Which of the lines below include the word "instance"? Pull each one out.

Content starts

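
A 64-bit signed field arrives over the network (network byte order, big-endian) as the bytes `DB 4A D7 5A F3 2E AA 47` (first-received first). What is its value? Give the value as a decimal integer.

-2645065045499794873

In big-endian order the high byte comes first in memory.
The bytes are already most-significant first: 0xDB4AD75AF32EAA47.
Top bit is set, so as a signed 64-bit value this is 0xDB4AD75AF32EAA47 − 2^64 = -2645065045499794873.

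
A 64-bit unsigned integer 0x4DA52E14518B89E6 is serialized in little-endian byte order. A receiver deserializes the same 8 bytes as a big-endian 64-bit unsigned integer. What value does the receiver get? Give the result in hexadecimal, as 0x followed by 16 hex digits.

Stored little-endian, the bytes at ascending addresses are E6 89 8B 51 14 2E A5 4D.
Read back as big-endian, the last byte is least significant, giving 0xE6898B51142EA54D.

0xE6898B51142EA54D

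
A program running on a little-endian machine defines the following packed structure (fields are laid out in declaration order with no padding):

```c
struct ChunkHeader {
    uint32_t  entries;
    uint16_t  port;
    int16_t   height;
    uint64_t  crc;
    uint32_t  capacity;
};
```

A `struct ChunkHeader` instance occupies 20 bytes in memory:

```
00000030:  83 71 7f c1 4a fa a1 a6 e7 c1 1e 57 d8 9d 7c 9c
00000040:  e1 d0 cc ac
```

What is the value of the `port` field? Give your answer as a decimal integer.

`port` follows `entries` (4 bytes), so it starts at byte offset 4 and occupies 2 bytes.
Bytes at offsets 4..5: 4A FA.
In little-endian order the low byte comes first in memory.
Reassemble most-significant byte first: FA 4A → 0xFA4A.
0xFA4A = 64074.

64074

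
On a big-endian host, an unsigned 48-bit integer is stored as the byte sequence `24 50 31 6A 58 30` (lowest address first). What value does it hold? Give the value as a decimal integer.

Big-endian stores the most-significant byte at the lowest address.
The bytes are already most-significant first: 0x2450316A5830.
0x2450316A5830 = 39926845036592.

39926845036592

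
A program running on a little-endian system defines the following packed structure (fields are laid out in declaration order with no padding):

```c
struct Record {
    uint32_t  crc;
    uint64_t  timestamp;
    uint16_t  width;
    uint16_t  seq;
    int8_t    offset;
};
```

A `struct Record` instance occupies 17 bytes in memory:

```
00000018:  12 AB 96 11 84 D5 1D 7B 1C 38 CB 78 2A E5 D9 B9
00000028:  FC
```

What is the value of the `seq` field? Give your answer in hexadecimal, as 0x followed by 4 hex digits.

`seq` follows `crc` (4 B), `timestamp` (8 B), `width` (2 B), so it starts at offset 4 + 8 + 2 = 14 and occupies 2 bytes.
Bytes at offsets 14..15: D9 B9.
Little-endian: lowest address holds the least-significant byte.
Reassemble most-significant byte first: B9 D9 → 0xB9D9.

0xB9D9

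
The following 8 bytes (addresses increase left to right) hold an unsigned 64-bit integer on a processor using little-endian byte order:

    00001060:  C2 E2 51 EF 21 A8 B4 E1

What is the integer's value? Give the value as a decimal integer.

16263809018044211906

Little-endian stores the least-significant byte at the lowest address.
Reassemble most-significant byte first: E1 B4 A8 21 EF 51 E2 C2 → 0xE1B4A821EF51E2C2.
0xE1B4A821EF51E2C2 = 16263809018044211906.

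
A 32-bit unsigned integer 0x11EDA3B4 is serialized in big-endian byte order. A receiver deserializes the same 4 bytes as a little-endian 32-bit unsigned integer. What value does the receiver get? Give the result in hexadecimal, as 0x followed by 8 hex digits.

Stored big-endian, the bytes at ascending addresses are 11 ED A3 B4.
Read back as little-endian, the first byte is least significant, giving 0xB4A3ED11.

0xB4A3ED11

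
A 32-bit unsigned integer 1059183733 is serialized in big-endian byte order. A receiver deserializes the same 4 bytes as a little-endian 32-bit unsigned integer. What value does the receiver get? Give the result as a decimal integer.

1059183733 in 32-bit hexadecimal is 0x3F21DC75.
Stored big-endian, the bytes at ascending addresses are 3F 21 DC 75.
Read back as little-endian, the first byte is least significant, giving 0x75DC213F.
0x75DC213F = 1977360703.

1977360703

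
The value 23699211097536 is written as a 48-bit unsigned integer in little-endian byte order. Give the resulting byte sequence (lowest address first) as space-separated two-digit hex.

23699211097536 in hexadecimal, padded to 48 bits, is 0x158DE70F15C0.
Split into bytes (most-significant first): 15 8D E7 0F 15 C0.
Little-endian stores the least-significant byte at the lowest address.
So at ascending addresses the bytes are C0 15 0F E7 8D 15.

C0 15 0F E7 8D 15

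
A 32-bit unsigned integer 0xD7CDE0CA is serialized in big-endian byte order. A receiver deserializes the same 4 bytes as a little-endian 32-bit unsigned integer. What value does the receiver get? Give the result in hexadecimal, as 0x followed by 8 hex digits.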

Content ends

# Solution to the problem:
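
A `struct ChunkHeader` instance occupies 20 bytes in memory:
A `struct Record` instance occupies 17 bytes in memory: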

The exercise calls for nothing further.